**INPUT**:
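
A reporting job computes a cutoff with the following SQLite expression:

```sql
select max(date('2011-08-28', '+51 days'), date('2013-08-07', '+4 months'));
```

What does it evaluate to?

2013-12-07

date('2011-08-28', '+51 days') → 2011-10-18.
date('2013-08-07', '+4 months') → 2013-12-07.
Later of the two is 2013-12-07.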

**ACTIVITY**: Reproduce the listing verbatim.

**ANSWER BOX**:
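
A reporting job computes a cutoff with the following SQLite expression:

```sql
select max(date('2011-08-28', '+51 days'), date('2013-08-07', '+4 months'));
```

What does it evaluate to?

2013-12-07

date('2011-08-28', '+51 days') → 2011-10-18.
date('2013-08-07', '+4 months') → 2013-12-07.
Later of the two is 2013-12-07.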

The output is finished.